• **Task requirements**:
Look through the records below for the line holding "S.tag = a.depth + h.acc + 10". Write it out exactly, with each following line through the line holding "P7: B → c d h".

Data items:

----------

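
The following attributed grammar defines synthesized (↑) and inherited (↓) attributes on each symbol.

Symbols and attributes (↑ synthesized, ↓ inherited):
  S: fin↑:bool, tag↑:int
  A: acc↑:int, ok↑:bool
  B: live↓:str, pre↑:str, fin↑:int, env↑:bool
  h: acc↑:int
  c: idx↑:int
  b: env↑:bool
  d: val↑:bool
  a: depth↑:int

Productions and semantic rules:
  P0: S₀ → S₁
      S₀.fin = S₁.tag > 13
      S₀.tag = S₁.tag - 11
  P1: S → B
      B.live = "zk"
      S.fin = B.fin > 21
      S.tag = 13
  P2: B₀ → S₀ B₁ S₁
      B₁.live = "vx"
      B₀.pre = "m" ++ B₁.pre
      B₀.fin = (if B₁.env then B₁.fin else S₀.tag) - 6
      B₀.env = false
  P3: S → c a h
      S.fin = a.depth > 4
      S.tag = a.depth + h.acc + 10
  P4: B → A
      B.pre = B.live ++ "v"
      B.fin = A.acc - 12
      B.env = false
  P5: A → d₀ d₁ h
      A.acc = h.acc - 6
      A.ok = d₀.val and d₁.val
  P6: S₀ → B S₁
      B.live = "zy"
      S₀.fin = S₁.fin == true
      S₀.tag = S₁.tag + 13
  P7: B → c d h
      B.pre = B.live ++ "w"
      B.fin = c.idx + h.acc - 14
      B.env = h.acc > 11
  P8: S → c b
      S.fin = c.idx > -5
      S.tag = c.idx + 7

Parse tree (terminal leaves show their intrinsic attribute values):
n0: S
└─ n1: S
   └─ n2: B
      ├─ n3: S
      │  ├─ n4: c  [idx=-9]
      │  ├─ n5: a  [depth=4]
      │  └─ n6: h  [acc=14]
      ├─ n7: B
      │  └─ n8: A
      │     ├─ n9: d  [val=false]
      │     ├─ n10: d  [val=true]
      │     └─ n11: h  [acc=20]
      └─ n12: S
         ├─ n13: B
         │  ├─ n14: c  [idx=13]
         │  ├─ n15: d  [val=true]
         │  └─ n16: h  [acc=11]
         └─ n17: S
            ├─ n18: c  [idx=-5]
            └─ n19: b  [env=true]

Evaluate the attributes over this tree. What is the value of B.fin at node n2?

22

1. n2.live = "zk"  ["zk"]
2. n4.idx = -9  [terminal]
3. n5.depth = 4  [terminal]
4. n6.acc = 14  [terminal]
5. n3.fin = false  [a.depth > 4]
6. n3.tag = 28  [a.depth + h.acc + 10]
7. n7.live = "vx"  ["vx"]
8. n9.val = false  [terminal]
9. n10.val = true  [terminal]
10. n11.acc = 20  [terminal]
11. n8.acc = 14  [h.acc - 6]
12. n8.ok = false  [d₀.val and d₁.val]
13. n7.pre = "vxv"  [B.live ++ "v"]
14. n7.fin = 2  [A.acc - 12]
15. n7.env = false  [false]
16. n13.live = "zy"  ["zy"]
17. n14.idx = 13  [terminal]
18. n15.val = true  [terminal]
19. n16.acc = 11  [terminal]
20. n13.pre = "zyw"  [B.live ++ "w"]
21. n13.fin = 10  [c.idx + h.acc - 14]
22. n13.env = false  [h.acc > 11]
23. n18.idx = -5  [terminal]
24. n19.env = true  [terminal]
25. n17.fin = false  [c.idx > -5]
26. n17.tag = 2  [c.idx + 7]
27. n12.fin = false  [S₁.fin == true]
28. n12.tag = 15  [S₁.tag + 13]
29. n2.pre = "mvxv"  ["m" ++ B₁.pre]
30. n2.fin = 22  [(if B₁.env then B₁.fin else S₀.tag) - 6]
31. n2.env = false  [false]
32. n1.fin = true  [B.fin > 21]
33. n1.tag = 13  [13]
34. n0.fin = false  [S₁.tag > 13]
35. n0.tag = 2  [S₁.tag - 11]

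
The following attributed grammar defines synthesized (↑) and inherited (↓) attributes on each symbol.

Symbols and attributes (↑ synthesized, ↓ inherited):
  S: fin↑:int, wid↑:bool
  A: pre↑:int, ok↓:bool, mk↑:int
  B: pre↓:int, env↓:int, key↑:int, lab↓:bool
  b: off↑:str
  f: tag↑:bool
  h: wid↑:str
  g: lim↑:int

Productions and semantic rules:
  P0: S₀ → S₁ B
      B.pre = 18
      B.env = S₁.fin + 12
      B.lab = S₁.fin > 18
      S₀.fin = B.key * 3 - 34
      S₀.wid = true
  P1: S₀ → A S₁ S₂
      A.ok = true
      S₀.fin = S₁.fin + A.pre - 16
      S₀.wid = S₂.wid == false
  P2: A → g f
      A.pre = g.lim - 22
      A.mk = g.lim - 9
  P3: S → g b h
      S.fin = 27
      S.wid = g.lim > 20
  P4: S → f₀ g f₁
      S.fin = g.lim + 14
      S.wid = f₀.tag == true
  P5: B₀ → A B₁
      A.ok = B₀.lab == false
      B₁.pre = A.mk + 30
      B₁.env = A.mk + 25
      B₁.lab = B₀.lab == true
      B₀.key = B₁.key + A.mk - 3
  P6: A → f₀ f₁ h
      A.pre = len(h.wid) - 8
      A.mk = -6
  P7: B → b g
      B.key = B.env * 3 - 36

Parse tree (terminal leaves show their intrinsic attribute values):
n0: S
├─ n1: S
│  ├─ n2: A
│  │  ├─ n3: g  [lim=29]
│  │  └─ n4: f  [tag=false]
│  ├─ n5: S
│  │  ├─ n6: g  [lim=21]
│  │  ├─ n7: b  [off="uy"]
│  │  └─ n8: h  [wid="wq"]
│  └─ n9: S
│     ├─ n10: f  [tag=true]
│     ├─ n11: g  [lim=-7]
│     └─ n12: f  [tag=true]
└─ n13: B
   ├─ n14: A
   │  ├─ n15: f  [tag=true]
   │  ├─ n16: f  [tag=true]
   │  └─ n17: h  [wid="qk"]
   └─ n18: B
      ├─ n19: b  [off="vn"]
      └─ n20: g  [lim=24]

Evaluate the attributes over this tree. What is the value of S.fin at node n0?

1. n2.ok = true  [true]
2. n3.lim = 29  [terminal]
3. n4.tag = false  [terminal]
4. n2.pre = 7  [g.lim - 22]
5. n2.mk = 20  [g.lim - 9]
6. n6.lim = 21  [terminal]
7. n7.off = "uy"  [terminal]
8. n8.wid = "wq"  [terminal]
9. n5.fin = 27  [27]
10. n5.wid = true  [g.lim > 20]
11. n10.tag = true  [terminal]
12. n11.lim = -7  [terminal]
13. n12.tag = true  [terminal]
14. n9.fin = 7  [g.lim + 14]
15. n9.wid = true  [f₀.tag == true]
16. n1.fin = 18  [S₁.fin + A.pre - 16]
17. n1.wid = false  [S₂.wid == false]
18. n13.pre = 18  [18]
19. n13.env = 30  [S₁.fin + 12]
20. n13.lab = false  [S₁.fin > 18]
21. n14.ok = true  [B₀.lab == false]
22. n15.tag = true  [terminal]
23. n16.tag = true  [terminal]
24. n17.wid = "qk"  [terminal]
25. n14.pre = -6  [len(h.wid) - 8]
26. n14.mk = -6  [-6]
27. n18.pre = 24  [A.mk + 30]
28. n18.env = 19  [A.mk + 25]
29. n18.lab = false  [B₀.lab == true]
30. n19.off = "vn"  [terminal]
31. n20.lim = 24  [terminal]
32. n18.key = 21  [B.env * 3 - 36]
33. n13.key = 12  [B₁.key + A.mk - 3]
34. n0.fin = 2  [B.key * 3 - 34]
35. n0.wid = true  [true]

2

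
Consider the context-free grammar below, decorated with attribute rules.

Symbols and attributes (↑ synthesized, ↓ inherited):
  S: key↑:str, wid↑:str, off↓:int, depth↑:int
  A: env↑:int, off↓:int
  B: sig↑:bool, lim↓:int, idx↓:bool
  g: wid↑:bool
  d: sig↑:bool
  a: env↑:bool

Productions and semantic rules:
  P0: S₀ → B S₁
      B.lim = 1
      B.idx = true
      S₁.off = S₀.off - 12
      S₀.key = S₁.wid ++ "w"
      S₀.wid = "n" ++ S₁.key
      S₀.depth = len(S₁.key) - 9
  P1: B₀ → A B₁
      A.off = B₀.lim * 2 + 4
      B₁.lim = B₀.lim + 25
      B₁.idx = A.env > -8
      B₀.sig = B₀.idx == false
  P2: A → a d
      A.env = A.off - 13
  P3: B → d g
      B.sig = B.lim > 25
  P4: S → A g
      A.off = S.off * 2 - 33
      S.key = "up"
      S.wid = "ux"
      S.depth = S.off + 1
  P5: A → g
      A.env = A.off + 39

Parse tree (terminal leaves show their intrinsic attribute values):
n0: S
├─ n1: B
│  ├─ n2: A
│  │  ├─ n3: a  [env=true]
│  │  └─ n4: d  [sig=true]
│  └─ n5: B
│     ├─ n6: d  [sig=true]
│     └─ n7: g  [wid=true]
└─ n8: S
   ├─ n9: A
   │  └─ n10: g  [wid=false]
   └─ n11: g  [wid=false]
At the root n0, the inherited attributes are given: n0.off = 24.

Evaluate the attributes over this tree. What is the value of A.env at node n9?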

----------

• **Solution**:
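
      S.tag = a.depth + h.acc + 10
  P4: B → A
      B.pre = B.live ++ "v"
      B.fin = A.acc - 12
      B.env = false
  P5: A → d₀ d₁ h
      A.acc = h.acc - 6
      A.ok = d₀.val and d₁.val
  P6: S₀ → B S₁
      B.live = "zy"
      S₀.fin = S₁.fin == true
      S₀.tag = S₁.tag + 13
  P7: B → c d h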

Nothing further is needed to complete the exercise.